WORK REQUEST: Give back all the records below, unaltered.

(Collected data)
──────────────────────────────

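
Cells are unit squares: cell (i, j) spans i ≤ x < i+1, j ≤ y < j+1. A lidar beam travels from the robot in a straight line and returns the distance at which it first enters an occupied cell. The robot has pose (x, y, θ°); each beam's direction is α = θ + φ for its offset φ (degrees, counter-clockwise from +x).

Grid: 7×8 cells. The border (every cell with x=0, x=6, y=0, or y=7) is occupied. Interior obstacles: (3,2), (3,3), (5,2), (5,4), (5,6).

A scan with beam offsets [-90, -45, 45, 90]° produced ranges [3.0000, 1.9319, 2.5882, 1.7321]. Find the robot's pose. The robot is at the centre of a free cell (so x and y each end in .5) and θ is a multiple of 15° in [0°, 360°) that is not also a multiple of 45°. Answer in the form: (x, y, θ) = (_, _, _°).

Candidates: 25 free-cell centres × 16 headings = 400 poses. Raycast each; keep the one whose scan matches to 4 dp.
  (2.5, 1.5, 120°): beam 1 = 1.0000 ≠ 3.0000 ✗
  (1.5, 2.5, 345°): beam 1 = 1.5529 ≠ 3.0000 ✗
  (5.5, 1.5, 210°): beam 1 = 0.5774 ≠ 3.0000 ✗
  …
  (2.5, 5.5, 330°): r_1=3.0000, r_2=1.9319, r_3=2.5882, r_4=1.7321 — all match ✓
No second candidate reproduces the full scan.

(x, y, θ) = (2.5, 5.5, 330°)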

──────────────────────────────

WRITTEN SOLUTION:
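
Cells are unit squares: cell (i, j) spans i ≤ x < i+1, j ≤ y < j+1. A lidar beam travels from the robot in a straight line and returns the distance at which it first enters an occupied cell. The robot has pose (x, y, θ°); each beam's direction is α = θ + φ for its offset φ (degrees, counter-clockwise from +x).

Grid: 7×8 cells. The border (every cell with x=0, x=6, y=0, or y=7) is occupied. Interior obstacles: (3,2), (3,3), (5,2), (5,4), (5,6).

A scan with beam offsets [-90, -45, 45, 90]° produced ranges [3.0000, 1.9319, 2.5882, 1.7321]. Find the robot's pose. The robot is at the centre of a free cell (so x and y each end in .5) and θ is a multiple of 15° in [0°, 360°) that is not also a multiple of 45°. Answer in the form: (x, y, θ) = (_, _, _°).

Candidates: 25 free-cell centres × 16 headings = 400 poses. Raycast each; keep the one whose scan matches to 4 dp.
  (2.5, 1.5, 120°): beam 1 = 1.0000 ≠ 3.0000 ✗
  (1.5, 2.5, 345°): beam 1 = 1.5529 ≠ 3.0000 ✗
  (5.5, 1.5, 210°): beam 1 = 0.5774 ≠ 3.0000 ✗
  …
  (2.5, 5.5, 330°): r_1=3.0000, r_2=1.9319, r_3=2.5882, r_4=1.7321 — all match ✓
No second candidate reproduces the full scan.

(x, y, θ) = (2.5, 5.5, 330°)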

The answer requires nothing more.